▸ ACTIVITY
Only an exact, line-for-line copy of the data will serve as the answer.

▸ GIVEN RECORDS
══════════════════════════════

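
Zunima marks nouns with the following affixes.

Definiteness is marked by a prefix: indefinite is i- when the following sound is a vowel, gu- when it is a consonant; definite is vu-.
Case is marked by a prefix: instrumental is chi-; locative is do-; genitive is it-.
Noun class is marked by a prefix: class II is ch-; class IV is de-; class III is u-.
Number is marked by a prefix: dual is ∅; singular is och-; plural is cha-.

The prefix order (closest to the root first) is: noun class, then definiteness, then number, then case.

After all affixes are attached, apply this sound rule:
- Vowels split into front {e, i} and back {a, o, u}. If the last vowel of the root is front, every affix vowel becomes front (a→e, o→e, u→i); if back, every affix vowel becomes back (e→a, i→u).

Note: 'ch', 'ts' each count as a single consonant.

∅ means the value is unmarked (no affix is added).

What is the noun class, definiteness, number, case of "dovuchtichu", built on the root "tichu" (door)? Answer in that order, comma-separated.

Segment: do-vu-ch-tichu.
noun class: ch- → class II.
definiteness: vu- → definite.
number: ∅ → dual.
case: do- → locative.

class II, definite, dual, locative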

══════════════════════════════

▸ SOLUTION FOR THIS TASK
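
Zunima marks nouns with the following affixes.

Definiteness is marked by a prefix: indefinite is i- when the following sound is a vowel, gu- when it is a consonant; definite is vu-.
Case is marked by a prefix: instrumental is chi-; locative is do-; genitive is it-.
Noun class is marked by a prefix: class II is ch-; class IV is de-; class III is u-.
Number is marked by a prefix: dual is ∅; singular is och-; plural is cha-.

The prefix order (closest to the root first) is: noun class, then definiteness, then number, then case.

After all affixes are attached, apply this sound rule:
- Vowels split into front {e, i} and back {a, o, u}. If the last vowel of the root is front, every affix vowel becomes front (a→e, o→e, u→i); if back, every affix vowel becomes back (e→a, i→u).

Note: 'ch', 'ts' each count as a single consonant.

∅ means the value is unmarked (no affix is added).

What is the noun class, definiteness, number, case of "dovuchtichu", built on the root "tichu" (door)? Answer in that order, comma-separated.

Segment: do-vu-ch-tichu.
noun class: ch- → class II.
definiteness: vu- → definite.
number: ∅ → dual.
case: do- → locative.

class II, definite, dual, locative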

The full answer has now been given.